[What to do] Every entry below should be printed again exactly as it reads.

(Items from a dataset)
• • • • • • •

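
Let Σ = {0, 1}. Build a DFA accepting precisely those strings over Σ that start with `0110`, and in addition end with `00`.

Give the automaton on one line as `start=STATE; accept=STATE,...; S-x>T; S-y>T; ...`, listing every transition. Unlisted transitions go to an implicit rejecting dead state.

Build one automaton per condition and run them in lockstep. The first has 6 states tracking whether the input so far still matches the prefix `0110`; the second has 3 states tracking how much of the suffix `00` has currently been matched. A product state is a pair (one from each), accepting exactly when both do.
        0   1  
>  S0   S1  S2 
   S1   S3  S4 
   S2   S5  S2 
   S3   S3  S2 
   S4   S5  S6 
   S5   S3  S2 
   S6   S7  S2 
   S7   S8  S9 
 * S8   S8  S9 
   S9   S7  S9 
(> = start, * = accepting)

start=S0; accept=S8; S0-0>S1; S0-1>S2; S1-0>S3; S1-1>S4; S2-0>S5; S2-1>S2; S3-0>S3; S3-1>S2; S4-0>S5; S4-1>S6; S5-0>S3; S5-1>S2; S6-0>S7; S6-1>S2; S7-0>S8; S7-1>S9; S8-0>S8; S8-1>S9; S9-0>S7; S9-1>S9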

• • • • • • •

[Exercise solution]
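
Let Σ = {0, 1}. Build a DFA accepting precisely those strings over Σ that start with `0110`, and in addition end with `00`.

Give the automaton on one line as `start=STATE; accept=STATE,...; S-x>T; S-y>T; ...`, listing every transition. Unlisted transitions go to an implicit rejecting dead state.

Build one automaton per condition and run them in lockstep. The first has 6 states tracking whether the input so far still matches the prefix `0110`; the second has 3 states tracking how much of the suffix `00` has currently been matched. A product state is a pair (one from each), accepting exactly when both do.
        0   1  
>  S0   S1  S2 
   S1   S3  S4 
   S2   S5  S2 
   S3   S3  S2 
   S4   S5  S6 
   S5   S3  S2 
   S6   S7  S2 
   S7   S8  S9 
 * S8   S8  S9 
   S9   S7  S9 
(> = start, * = accepting)

start=S0; accept=S8; S0-0>S1; S0-1>S2; S1-0>S3; S1-1>S4; S2-0>S5; S2-1>S2; S3-0>S3; S3-1>S2; S4-0>S5; S4-1>S6; S5-0>S3; S5-1>S2; S6-0>S7; S6-1>S2; S7-0>S8; S7-1>S9; S8-0>S8; S8-1>S9; S9-0>S7; S9-1>S9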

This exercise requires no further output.